— Work to be completed —
The response should be the lines of the data, starting at the first and ending at the one that contains "27, 418, 367].", copied without change.

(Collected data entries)
···
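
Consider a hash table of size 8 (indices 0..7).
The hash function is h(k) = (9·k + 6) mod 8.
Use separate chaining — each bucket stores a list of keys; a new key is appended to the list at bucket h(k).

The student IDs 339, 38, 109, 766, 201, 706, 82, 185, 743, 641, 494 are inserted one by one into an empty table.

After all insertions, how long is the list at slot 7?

339 → bucket 1
38 → bucket 4
109 → bucket 3
766 → bucket 4 (collision)
201 → bucket 7
706 → bucket 0
82 → bucket 0 (collision)
185 → bucket 7 (collision)
743 → bucket 5
641 → bucket 7 (collision)
494 → bucket 4 (collision)
Final buckets:
0: 706 -> 82
1: 339
2: _
3: 109
4: 38 -> 766 -> 494
5: 743
6: _
7: 201 -> 185 -> 641

3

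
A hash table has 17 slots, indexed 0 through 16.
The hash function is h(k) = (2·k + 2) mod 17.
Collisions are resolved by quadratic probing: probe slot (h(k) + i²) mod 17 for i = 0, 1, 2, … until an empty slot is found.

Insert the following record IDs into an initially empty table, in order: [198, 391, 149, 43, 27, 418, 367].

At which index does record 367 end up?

9

198 hashes to 7; slot 7 is free => place at 7.
391 hashes to 2; slot 2 is free => place at 2.
149 hashes to 11; slot 11 is free => place at 11.
43 hashes to 3; slot 3 is free => place at 3.
27 hashes to 5; slot 5 is free => place at 5.
418 hashes to 5; 5 taken => place at 6.
367 hashes to 5; 5,6 taken => place at 9.
Table: [_, _, 391, 43, _, 27, 418, 198, _, 367, _, 149, _, _, _, _, _]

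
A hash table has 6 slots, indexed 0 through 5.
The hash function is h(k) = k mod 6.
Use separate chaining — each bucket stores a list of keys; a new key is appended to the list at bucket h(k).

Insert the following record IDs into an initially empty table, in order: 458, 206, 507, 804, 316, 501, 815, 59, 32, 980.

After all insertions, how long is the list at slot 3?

Insert 458: h=2, bucket 2 empty -> new chain.
Insert 206: h=2, bucket 2 nonempty -> append to chain.
Insert 507: h=3, bucket 3 empty -> new chain.
Insert 804: h=0, bucket 0 empty -> new chain.
Insert 316: h=4, bucket 4 empty -> new chain.
Insert 501: h=3, bucket 3 nonempty -> append to chain.
Insert 815: h=5, bucket 5 empty -> new chain.
Insert 59: h=5, bucket 5 nonempty -> append to chain.
Insert 32: h=2, bucket 2 nonempty -> append to chain.
Insert 980: h=2, bucket 2 nonempty -> append to chain.
Final buckets:
0: 804
1: .
2: 458 -> 206 -> 32 -> 980
3: 507 -> 501
4: 316
5: 815 -> 59

2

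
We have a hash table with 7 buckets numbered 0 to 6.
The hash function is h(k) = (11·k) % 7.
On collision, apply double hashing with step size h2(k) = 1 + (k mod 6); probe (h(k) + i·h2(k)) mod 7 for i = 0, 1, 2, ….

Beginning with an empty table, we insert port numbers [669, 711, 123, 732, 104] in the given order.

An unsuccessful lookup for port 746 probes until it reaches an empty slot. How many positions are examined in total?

669: h=2 -> slot 2
711: h=2, h2=4, probe 2,6 -> slot 6
123: h=2, h2=4, probe 2,6,3 -> slot 3
732: h=2, h2=1, probe 2,3,4 -> slot 4
104: h=3, h2=3, probe 3,6,2,5 -> slot 5
Table: [_, _, 669, 123, 732, 104, 711]
Lookup 746: h=2, h2=3, probe 2,5,1 → slot 1 empty, not found.

3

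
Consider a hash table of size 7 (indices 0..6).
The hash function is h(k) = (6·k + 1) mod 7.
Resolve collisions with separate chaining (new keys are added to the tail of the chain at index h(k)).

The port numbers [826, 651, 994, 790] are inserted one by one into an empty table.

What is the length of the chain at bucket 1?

Insert 826: h=1, bucket 1 empty → new chain.
Insert 651: h=1, bucket 1 nonempty → append to chain.
Insert 994: h=1, bucket 1 nonempty → append to chain.
Insert 790: h=2, bucket 2 empty → new chain.
Final buckets:
0: .
1: 826 -> 651 -> 994
2: 790
3: .
4: .
5: .
6: .

3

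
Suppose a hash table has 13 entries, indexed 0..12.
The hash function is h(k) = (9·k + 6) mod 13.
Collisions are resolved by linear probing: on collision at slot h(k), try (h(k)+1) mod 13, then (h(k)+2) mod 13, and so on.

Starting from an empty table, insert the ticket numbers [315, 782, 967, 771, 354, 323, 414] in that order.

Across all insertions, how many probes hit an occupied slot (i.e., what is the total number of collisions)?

2

315 hashes to 7; slot 7 is free → place at 7.
782 hashes to 11; slot 11 is free → place at 11.
967 hashes to 12; slot 12 is free → place at 12.
771 hashes to 3; slot 3 is free → place at 3.
354 hashes to 7; 7 taken → place at 8.
323 hashes to 1; slot 1 is free → place at 1.
414 hashes to 1; 1 taken → place at 2.
Table: [_, 323, 414, 771, _, _, _, 315, 354, _, _, 782, 967]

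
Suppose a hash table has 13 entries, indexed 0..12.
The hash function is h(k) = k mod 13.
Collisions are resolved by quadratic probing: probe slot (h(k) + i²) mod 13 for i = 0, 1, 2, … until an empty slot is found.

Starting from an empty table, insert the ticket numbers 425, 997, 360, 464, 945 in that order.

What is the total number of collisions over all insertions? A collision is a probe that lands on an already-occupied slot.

425 hashes to 9; slot 9 is free -> place at 9.
997 hashes to 9; 9 taken -> place at 10.
360 hashes to 9; 9,10 taken -> place at 0.
464 hashes to 9; 9,10,0 taken -> place at 5.
945 hashes to 9; 9,10,0,5 taken -> place at 12.
Table: [360, —, —, —, —, 464, —, —, —, 425, 997, —, 945]

10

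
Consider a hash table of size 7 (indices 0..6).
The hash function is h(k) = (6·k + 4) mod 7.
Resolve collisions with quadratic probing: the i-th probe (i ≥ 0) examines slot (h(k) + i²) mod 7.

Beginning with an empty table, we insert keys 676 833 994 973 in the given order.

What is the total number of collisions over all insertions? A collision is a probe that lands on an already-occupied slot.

676 hashes to 0; slot 0 is free => place at 0.
833 hashes to 4; slot 4 is free => place at 4.
994 hashes to 4; 4 taken => place at 5.
973 hashes to 4; 4,5 taken => place at 1.
Table: [676, 973, _, _, 833, 994, _]

3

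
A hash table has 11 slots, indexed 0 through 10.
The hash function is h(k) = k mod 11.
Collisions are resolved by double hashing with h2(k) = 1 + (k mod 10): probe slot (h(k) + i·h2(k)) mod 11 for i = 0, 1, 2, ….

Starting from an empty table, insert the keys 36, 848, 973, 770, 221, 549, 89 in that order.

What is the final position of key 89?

Insert 36: h=3, slot 3 empty → index 3.
Insert 848: h=1, slot 1 empty → index 1.
Insert 973: h=5, slot 5 empty → index 5.
Insert 770: h=0, slot 0 empty → index 0.
Insert 221: h=1, h2=2, slots 1,3,5 occupied → index 7.
Insert 549: h=10, slot 10 empty → index 10.
Insert 89: h=1, h2=10, slots 1,0,10 occupied → index 9.
Table: [770, 848, ., 36, ., 973, ., 221, ., 89, 549]

9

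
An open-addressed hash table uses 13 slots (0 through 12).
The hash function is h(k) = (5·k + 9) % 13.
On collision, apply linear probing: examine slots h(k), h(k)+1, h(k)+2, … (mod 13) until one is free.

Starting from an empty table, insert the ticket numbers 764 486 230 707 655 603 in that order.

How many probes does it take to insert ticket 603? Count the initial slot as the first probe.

4

Insert 764: h=7, slot 7 empty => index 7.
Insert 486: h=8, slot 8 empty => index 8.
Insert 230: h=2, slot 2 empty => index 2.
Insert 707: h=8, slot 8 occupied => index 9.
Insert 655: h=8, slots 8,9 occupied => index 10.
Insert 603: h=8, slots 8,9,10 occupied => index 11.
Table: [_, _, 230, _, _, _, _, 764, 486, 707, 655, 603, _]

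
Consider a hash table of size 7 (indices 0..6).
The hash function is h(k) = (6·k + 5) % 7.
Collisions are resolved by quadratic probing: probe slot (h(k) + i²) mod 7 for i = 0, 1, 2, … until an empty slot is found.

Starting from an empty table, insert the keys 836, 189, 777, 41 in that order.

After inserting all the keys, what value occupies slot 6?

777

836 hashes to 2; slot 2 is free -> place at 2.
189 hashes to 5; slot 5 is free -> place at 5.
777 hashes to 5; 5 taken -> place at 6.
41 hashes to 6; 6 taken -> place at 0.
Table: [41, _, 836, _, _, 189, 777]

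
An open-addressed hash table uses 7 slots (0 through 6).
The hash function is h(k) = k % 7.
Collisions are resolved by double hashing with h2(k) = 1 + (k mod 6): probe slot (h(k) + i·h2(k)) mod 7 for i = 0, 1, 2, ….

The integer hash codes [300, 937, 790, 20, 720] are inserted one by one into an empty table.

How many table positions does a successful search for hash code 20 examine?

300 hashes to 6; slot 6 is free => place at 6.
937 hashes to 6, h2=2; 6 taken => place at 1.
790 hashes to 6, h2=5; 6 taken => place at 4.
20 hashes to 6, h2=3; 6 taken => place at 2.
720 hashes to 6, h2=1; 6 taken => place at 0.
Table: [720, 937, 20, ., 790, ., 300]
Lookup 20: h=6, h2=3, probe 6,2 → found at 2.

2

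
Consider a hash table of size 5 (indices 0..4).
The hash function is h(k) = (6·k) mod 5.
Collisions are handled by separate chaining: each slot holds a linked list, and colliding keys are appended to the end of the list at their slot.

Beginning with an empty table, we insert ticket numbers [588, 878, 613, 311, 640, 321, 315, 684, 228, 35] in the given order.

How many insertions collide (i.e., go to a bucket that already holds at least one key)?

6

Insert 588: h=3, bucket 3 empty → new chain.
Insert 878: h=3, bucket 3 nonempty → append to chain.
Insert 613: h=3, bucket 3 nonempty → append to chain.
Insert 311: h=1, bucket 1 empty → new chain.
Insert 640: h=0, bucket 0 empty → new chain.
Insert 321: h=1, bucket 1 nonempty → append to chain.
Insert 315: h=0, bucket 0 nonempty → append to chain.
Insert 684: h=4, bucket 4 empty → new chain.
Insert 228: h=3, bucket 3 nonempty → append to chain.
Insert 35: h=0, bucket 0 nonempty → append to chain.
Final buckets:
0: 640 -> 315 -> 35
1: 311 -> 321
2: _
3: 588 -> 878 -> 613 -> 228
4: 684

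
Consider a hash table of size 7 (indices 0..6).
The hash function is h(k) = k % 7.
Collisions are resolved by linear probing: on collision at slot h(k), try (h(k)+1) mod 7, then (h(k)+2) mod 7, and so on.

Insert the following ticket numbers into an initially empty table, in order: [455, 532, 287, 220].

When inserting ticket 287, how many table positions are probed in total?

455 hashes to 0; slot 0 is free => place at 0.
532 hashes to 0; 0 taken => place at 1.
287 hashes to 0; 0,1 taken => place at 2.
220 hashes to 3; slot 3 is free => place at 3.
Table: [455, 532, 287, 220, ., ., .]

3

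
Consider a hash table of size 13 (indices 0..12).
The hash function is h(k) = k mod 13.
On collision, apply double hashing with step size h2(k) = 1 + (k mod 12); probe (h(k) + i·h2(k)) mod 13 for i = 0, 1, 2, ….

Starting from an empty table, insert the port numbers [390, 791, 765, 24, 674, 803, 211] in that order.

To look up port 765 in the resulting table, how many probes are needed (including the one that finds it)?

Insert 390: h=0, slot 0 empty => index 0.
Insert 791: h=11, slot 11 empty => index 11.
Insert 765: h=11, h2=10, slot 11 occupied => index 8.
Insert 24: h=11, h2=1, slot 11 occupied => index 12.
Insert 674: h=11, h2=3, slot 11 occupied => index 1.
Insert 803: h=10, slot 10 empty => index 10.
Insert 211: h=3, slot 3 empty => index 3.
Table: [390, 674, ∅, 211, ∅, ∅, ∅, ∅, 765, ∅, 803, 791, 24]
Lookup 765: h=11, h2=10, probe 11,8 → found at 8.

2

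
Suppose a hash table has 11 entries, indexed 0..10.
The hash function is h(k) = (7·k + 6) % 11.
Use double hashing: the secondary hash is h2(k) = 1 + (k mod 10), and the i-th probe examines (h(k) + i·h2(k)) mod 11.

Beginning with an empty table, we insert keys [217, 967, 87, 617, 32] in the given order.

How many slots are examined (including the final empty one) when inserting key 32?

3

217 hashes to 7; slot 7 is free -> place at 7.
967 hashes to 10; slot 10 is free -> place at 10.
87 hashes to 10, h2=8; 10,7 taken -> place at 4.
617 hashes to 2; slot 2 is free -> place at 2.
32 hashes to 10, h2=3; 10,2 taken -> place at 5.
Table: [∅, ∅, 617, ∅, 87, 32, ∅, 217, ∅, ∅, 967]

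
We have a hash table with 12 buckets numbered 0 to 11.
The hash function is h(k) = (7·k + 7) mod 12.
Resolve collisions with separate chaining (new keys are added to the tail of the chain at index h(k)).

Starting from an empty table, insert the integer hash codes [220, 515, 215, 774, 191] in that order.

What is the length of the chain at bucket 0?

3

Insert 220: h=11, bucket 11 empty -> new chain.
Insert 515: h=0, bucket 0 empty -> new chain.
Insert 215: h=0, bucket 0 nonempty -> append to chain.
Insert 774: h=1, bucket 1 empty -> new chain.
Insert 191: h=0, bucket 0 nonempty -> append to chain.
Final buckets:
0: 515 -> 215 -> 191
1: 774
2: ∅
3: ∅
4: ∅
5: ∅
6: ∅
7: ∅
8: ∅
9: ∅
10: ∅
11: 220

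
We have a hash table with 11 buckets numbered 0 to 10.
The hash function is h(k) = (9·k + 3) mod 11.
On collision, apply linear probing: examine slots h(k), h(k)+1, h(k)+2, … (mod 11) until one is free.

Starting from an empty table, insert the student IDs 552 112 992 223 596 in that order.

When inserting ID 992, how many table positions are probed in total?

3

552: h=10 → slot 10
112: h=10, probe 10,0 → slot 0
992: h=10, probe 10,0,1 → slot 1
223: h=8 → slot 8
596: h=10, probe 10,0,1,2 → slot 2
Table: [112, 992, 596, _, _, _, _, _, 223, _, 552]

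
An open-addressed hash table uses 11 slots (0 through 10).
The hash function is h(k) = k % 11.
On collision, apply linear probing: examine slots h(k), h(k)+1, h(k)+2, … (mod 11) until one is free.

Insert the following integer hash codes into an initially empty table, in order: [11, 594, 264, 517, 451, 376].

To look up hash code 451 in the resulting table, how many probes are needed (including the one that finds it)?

11 hashes to 0; slot 0 is free => place at 0.
594 hashes to 0; 0 taken => place at 1.
264 hashes to 0; 0,1 taken => place at 2.
517 hashes to 0; 0,1,2 taken => place at 3.
451 hashes to 0; 0,1,2,3 taken => place at 4.
376 hashes to 2; 2,3,4 taken => place at 5.
Table: [11, 594, 264, 517, 451, 376, ., ., ., ., .]
Lookup 451: h=0, probe 0,1,2,3,4 → found at 4.

5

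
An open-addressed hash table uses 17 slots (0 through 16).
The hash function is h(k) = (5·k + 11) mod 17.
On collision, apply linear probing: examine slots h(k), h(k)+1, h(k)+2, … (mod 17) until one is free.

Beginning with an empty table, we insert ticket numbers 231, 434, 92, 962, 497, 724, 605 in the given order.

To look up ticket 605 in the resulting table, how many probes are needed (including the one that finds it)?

231 hashes to 10; slot 10 is free => place at 10.
434 hashes to 5; slot 5 is free => place at 5.
92 hashes to 12; slot 12 is free => place at 12.
962 hashes to 10; 10 taken => place at 11.
497 hashes to 14; slot 14 is free => place at 14.
724 hashes to 10; 10,11,12 taken => place at 13.
605 hashes to 10; 10,11,12,13,14 taken => place at 15.
Table: [∅, ∅, ∅, ∅, ∅, 434, ∅, ∅, ∅, ∅, 231, 962, 92, 724, 497, 605, ∅]
Lookup 605: h=10, probe 10,11,12,13,14,15 → found at 15.

6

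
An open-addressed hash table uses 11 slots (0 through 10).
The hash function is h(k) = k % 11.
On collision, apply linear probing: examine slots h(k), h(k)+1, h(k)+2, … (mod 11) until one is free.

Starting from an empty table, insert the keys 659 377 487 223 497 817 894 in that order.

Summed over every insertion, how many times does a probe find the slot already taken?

659 hashes to 10; slot 10 is free -> place at 10.
377 hashes to 3; slot 3 is free -> place at 3.
487 hashes to 3; 3 taken -> place at 4.
223 hashes to 3; 3,4 taken -> place at 5.
497 hashes to 2; slot 2 is free -> place at 2.
817 hashes to 3; 3,4,5 taken -> place at 6.
894 hashes to 3; 3,4,5,6 taken -> place at 7.
Table: [∅, ∅, 497, 377, 487, 223, 817, 894, ∅, ∅, 659]

10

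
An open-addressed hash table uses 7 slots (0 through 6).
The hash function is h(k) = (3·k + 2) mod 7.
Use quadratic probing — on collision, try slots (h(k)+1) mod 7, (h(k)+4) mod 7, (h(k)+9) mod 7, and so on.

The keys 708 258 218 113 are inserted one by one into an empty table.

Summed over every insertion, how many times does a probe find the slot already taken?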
···
— Exercise response —
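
Consider a hash table of size 8 (indices 0..7).
The hash function is h(k) = (9·k + 6) mod 8.
Use separate chaining — each bucket stores a list of keys; a new key is appended to the list at bucket h(k).

The student IDs 339, 38, 109, 766, 201, 706, 82, 185, 743, 641, 494 are inserted one by one into an empty table.

After all insertions, how long is the list at slot 7?

339 → bucket 1
38 → bucket 4
109 → bucket 3
766 → bucket 4 (collision)
201 → bucket 7
706 → bucket 0
82 → bucket 0 (collision)
185 → bucket 7 (collision)
743 → bucket 5
641 → bucket 7 (collision)
494 → bucket 4 (collision)
Final buckets:
0: 706 -> 82
1: 339
2: _
3: 109
4: 38 -> 766 -> 494
5: 743
6: _
7: 201 -> 185 -> 641

3

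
A hash table has 17 slots, indexed 0 through 16.
The hash function is h(k) = (2·k + 2) mod 17.
Collisions are resolved by quadratic probing: probe slot (h(k) + i²) mod 17 for i = 0, 1, 2, … until an empty slot is found.

Insert the following record IDs into an initially empty table, in order: [198, 391, 149, 43, 27, 418, 367].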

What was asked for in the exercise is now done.